__ABOUT THIS EXERCISE__
Pick every line out of the entries below that has the string "alphabet", and copy it.

__MATERIAL TO PROCESS__
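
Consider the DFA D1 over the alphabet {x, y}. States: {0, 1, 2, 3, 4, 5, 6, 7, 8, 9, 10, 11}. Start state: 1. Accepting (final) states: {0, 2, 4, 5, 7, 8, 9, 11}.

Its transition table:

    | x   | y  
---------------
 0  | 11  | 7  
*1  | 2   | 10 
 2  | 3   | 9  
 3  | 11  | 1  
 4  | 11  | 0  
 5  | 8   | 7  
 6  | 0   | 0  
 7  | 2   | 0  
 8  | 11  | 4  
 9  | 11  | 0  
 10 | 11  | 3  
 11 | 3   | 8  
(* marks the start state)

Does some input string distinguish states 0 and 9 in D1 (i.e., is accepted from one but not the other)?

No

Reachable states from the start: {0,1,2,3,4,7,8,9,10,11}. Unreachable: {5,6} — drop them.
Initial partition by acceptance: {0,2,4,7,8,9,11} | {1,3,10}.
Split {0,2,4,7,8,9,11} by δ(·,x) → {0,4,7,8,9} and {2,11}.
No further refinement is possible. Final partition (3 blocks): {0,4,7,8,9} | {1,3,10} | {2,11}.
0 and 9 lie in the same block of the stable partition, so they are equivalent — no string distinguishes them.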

---

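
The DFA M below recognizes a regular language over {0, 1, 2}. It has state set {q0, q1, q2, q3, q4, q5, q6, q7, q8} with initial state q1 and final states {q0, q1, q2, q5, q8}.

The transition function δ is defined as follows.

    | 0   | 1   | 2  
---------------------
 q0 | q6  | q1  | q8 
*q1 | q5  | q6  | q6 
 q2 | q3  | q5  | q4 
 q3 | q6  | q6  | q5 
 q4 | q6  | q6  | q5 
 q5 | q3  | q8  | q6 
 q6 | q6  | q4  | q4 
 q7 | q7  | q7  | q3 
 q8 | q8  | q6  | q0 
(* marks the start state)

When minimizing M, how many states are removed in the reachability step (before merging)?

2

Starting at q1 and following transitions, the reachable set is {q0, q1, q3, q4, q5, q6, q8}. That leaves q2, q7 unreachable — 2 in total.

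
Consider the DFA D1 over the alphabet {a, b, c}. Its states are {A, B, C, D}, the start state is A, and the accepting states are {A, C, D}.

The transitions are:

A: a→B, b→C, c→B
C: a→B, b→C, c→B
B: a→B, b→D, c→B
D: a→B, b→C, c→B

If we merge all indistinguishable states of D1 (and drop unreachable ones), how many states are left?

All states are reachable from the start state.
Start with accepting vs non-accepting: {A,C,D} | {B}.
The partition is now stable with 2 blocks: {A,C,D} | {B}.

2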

__TASK OUTPUT__
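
Consider the DFA D1 over the alphabet {x, y}. States: {0, 1, 2, 3, 4, 5, 6, 7, 8, 9, 10, 11}. Start state: 1. Accepting (final) states: {0, 2, 4, 5, 7, 8, 9, 11}.
Consider the DFA D1 over the alphabet {a, b, c}. Its states are {A, B, C, D}, the start state is A, and the accepting states are {A, C, D}.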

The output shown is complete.